Directions for this task: Among the entries below, please repeat exactly and only the lines from the line containing "- By agreement, Lien" to the line containing "Lien A is a", both lines included.

[Source data]

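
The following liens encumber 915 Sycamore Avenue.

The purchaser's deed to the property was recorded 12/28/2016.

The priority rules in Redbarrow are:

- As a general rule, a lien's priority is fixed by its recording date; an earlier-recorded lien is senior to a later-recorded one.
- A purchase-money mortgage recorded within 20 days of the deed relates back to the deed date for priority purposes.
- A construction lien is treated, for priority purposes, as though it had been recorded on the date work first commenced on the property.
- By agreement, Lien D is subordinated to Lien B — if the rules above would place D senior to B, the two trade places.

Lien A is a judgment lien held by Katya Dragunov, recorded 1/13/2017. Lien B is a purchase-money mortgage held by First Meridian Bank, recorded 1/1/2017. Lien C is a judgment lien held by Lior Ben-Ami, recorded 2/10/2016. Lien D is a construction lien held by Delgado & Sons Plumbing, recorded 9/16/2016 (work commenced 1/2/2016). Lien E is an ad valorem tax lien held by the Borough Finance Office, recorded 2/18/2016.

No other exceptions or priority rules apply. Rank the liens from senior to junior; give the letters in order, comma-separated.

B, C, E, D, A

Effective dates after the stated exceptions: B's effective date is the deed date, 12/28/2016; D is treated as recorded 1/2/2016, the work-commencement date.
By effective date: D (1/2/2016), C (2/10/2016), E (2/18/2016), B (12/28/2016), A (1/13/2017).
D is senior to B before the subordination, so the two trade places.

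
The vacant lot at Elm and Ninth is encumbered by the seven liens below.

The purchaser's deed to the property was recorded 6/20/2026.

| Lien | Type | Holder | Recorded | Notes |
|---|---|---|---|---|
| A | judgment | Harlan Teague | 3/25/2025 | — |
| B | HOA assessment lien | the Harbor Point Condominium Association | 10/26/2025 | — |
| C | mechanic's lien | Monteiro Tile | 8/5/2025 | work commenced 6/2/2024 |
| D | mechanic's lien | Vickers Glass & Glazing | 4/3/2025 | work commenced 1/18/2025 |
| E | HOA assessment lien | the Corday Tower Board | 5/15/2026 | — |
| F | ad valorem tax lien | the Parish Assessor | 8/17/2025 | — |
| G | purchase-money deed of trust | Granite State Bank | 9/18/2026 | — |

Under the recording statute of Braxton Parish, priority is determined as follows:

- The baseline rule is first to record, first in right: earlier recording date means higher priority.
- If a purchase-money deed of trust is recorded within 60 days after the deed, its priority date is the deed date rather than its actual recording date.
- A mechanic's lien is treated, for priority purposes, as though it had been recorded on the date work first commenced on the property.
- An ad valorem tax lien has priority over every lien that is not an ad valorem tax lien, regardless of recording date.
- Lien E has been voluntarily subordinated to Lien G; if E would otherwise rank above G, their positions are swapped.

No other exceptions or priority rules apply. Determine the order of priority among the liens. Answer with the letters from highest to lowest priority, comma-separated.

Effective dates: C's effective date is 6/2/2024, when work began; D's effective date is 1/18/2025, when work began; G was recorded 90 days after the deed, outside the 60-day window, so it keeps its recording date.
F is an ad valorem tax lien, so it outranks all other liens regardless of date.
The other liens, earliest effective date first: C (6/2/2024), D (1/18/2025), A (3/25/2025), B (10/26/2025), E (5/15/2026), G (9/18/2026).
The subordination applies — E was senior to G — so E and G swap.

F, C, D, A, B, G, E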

[/Source data]

Result of the task:
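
- By agreement, Lien D is subordinated to Lien B — if the rules above would place D senior to B, the two trade places.

Lien A is a judgment lien held by Katya Dragunov, recorded 1/13/2017. Lien B is a purchase-money mortgage held by First Meridian Bank, recorded 1/1/2017. Lien C is a judgment lien held by Lior Ben-Ami, recorded 2/10/2016. Lien D is a construction lien held by Delgado & Sons Plumbing, recorded 9/16/2016 (work commenced 1/2/2016). Lien E is an ad valorem tax lien held by the Borough Finance Office, recorded 2/18/2016.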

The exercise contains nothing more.